> [SOURCE DATA]

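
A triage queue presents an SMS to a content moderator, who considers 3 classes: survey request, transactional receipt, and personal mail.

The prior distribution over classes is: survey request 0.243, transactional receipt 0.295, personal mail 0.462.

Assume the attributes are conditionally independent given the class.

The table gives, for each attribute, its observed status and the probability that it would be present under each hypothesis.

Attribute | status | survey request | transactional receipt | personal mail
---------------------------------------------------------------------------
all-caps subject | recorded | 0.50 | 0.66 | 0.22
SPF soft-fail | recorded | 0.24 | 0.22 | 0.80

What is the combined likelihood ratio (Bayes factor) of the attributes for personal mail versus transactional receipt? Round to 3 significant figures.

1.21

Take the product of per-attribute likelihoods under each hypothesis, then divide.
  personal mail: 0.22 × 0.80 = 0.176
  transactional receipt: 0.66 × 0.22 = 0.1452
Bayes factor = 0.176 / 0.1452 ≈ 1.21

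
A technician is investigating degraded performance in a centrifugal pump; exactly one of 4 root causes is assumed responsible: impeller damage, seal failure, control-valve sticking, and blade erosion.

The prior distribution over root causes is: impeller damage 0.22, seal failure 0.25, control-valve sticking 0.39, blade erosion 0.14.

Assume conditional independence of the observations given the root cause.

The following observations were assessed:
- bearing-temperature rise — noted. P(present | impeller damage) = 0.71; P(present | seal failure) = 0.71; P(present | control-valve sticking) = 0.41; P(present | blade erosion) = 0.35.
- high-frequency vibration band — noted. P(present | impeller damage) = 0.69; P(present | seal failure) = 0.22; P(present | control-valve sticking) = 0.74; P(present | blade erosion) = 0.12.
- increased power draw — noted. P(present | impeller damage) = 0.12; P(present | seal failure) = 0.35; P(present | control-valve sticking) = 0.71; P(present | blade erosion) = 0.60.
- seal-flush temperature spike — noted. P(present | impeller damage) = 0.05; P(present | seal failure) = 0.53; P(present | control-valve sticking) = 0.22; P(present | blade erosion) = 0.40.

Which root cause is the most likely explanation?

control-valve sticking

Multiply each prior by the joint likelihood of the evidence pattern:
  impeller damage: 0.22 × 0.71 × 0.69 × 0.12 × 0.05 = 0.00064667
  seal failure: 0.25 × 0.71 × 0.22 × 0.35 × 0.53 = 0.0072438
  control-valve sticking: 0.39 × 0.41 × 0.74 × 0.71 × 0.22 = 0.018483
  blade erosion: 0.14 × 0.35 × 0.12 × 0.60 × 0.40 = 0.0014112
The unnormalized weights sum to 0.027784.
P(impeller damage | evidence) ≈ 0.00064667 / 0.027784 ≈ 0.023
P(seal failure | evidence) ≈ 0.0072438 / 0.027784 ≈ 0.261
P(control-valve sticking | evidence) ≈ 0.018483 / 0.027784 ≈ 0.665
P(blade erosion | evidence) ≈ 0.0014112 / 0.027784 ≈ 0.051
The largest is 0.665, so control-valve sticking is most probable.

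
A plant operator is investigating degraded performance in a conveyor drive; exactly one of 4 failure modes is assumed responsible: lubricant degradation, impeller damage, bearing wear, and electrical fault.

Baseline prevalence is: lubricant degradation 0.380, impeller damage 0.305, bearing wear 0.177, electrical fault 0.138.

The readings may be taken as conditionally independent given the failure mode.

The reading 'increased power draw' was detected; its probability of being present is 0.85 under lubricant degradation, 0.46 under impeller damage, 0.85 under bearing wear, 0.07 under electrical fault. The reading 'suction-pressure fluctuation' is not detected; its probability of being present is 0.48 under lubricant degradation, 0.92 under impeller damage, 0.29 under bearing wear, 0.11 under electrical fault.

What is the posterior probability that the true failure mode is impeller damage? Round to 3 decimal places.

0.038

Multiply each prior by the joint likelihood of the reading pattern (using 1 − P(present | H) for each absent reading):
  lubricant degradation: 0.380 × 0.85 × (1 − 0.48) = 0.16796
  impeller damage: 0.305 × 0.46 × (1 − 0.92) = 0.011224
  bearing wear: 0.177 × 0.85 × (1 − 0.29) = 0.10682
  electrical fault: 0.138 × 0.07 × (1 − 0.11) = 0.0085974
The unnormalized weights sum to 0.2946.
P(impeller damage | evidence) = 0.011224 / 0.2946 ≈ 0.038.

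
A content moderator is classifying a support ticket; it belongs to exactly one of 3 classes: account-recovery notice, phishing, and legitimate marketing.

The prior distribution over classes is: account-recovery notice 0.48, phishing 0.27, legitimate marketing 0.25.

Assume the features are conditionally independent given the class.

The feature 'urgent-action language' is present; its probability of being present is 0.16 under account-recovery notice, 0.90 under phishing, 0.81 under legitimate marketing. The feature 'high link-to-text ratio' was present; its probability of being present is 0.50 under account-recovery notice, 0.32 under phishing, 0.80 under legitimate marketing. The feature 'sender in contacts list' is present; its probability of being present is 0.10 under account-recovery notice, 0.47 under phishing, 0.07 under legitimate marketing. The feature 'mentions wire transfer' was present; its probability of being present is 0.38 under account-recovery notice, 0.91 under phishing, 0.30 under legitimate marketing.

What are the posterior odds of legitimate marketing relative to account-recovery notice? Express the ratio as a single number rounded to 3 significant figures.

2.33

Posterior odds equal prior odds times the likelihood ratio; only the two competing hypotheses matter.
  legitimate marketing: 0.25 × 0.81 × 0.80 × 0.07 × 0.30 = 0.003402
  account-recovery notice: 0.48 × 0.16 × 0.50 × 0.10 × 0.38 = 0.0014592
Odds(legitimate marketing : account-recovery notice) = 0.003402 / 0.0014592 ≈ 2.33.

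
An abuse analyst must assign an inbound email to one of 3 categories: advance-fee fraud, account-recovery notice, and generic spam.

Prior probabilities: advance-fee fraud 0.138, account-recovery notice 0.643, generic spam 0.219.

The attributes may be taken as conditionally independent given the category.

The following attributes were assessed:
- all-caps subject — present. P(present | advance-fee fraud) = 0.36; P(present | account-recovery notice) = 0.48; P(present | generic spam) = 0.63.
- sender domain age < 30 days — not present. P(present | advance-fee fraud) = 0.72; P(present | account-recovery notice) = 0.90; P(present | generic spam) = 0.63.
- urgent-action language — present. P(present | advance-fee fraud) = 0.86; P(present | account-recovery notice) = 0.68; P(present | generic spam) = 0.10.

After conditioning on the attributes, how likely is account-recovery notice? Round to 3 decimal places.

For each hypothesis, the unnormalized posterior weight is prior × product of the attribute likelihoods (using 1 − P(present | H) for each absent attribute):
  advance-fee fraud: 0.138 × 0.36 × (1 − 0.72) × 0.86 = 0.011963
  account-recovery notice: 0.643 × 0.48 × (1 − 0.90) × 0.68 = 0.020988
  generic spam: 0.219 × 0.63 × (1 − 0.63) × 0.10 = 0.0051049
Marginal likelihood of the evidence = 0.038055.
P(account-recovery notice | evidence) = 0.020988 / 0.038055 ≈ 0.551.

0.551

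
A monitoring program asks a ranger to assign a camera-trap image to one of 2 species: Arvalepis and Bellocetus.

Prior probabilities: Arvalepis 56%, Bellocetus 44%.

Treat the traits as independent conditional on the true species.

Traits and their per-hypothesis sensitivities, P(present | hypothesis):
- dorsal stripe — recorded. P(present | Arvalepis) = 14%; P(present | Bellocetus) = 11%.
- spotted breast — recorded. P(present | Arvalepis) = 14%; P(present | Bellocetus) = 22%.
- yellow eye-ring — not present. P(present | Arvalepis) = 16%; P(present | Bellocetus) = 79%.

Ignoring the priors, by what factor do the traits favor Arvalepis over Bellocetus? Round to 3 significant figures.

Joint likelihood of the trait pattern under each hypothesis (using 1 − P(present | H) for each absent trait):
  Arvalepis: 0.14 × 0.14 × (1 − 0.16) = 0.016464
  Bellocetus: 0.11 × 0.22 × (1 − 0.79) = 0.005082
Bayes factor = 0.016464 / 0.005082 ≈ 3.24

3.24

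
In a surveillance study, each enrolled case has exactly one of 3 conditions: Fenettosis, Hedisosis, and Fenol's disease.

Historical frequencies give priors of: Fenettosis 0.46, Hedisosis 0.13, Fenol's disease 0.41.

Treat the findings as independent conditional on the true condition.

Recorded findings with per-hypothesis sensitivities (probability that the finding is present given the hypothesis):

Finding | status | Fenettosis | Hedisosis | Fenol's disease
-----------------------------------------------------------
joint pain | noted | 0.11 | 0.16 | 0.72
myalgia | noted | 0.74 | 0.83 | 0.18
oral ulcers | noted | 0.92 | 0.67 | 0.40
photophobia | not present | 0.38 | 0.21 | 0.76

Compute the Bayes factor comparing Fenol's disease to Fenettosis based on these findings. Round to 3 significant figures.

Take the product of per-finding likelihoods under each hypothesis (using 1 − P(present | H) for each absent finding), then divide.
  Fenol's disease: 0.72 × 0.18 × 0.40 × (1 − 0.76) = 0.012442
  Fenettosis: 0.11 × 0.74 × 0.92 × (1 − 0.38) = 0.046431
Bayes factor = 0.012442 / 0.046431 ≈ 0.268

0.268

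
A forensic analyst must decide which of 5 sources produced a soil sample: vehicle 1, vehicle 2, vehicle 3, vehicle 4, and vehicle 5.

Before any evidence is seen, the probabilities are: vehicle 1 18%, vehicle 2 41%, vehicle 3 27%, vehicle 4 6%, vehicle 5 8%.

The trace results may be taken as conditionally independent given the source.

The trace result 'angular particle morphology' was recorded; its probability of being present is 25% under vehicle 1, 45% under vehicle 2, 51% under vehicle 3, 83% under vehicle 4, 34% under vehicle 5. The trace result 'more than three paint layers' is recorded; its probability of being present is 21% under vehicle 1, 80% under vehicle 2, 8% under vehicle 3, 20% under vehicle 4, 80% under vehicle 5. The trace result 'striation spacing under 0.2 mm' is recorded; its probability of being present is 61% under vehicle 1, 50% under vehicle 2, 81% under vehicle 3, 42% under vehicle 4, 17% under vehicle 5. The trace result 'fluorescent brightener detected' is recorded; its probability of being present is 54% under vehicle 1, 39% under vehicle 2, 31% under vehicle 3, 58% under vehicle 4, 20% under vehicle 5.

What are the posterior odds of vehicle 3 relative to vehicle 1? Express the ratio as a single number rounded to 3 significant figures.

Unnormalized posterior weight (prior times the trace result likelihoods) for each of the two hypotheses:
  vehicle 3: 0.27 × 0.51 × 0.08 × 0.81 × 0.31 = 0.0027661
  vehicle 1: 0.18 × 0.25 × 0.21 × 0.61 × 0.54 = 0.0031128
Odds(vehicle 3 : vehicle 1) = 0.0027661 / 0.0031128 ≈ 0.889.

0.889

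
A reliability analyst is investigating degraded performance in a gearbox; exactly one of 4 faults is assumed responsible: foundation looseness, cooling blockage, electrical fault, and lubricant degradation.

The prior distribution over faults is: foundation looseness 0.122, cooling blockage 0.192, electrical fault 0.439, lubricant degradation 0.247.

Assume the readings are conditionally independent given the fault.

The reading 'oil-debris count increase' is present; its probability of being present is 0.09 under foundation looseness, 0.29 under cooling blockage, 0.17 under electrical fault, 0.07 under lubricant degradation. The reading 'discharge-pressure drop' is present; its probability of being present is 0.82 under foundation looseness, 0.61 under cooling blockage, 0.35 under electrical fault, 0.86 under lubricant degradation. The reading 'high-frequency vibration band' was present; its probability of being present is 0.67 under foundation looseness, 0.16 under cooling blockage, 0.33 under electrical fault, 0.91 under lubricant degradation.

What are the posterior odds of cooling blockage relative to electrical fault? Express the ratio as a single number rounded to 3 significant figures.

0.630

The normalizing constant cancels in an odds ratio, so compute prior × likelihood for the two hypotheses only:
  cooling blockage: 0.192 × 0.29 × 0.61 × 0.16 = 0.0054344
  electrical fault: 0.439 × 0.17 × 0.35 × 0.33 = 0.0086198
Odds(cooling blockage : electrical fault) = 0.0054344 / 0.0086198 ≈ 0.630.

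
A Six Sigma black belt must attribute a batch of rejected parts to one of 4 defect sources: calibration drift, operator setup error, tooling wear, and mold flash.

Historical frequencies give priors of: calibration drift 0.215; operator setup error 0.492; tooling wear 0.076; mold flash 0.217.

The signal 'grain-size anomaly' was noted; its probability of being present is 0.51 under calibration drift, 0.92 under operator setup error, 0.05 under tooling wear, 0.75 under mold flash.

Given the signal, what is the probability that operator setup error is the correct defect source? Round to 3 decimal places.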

> [WHAT THE TASK ASKS] Could you repeat exactly the lines in the listing above from the one with "What is the combined" down to the one with "A technician is"? Include both of those lines.

> [SOLUTION TO THE PROBLEM]
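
What is the combined likelihood ratio (Bayes factor) of the attributes for personal mail versus transactional receipt? Round to 3 significant figures.

1.21

Take the product of per-attribute likelihoods under each hypothesis, then divide.
  personal mail: 0.22 × 0.80 = 0.176
  transactional receipt: 0.66 × 0.22 = 0.1452
Bayes factor = 0.176 / 0.1452 ≈ 1.21

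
A technician is investigating degraded performance in a centrifugal pump; exactly one of 4 root causes is assumed responsible: impeller damage, seal failure, control-valve sticking, and blade erosion.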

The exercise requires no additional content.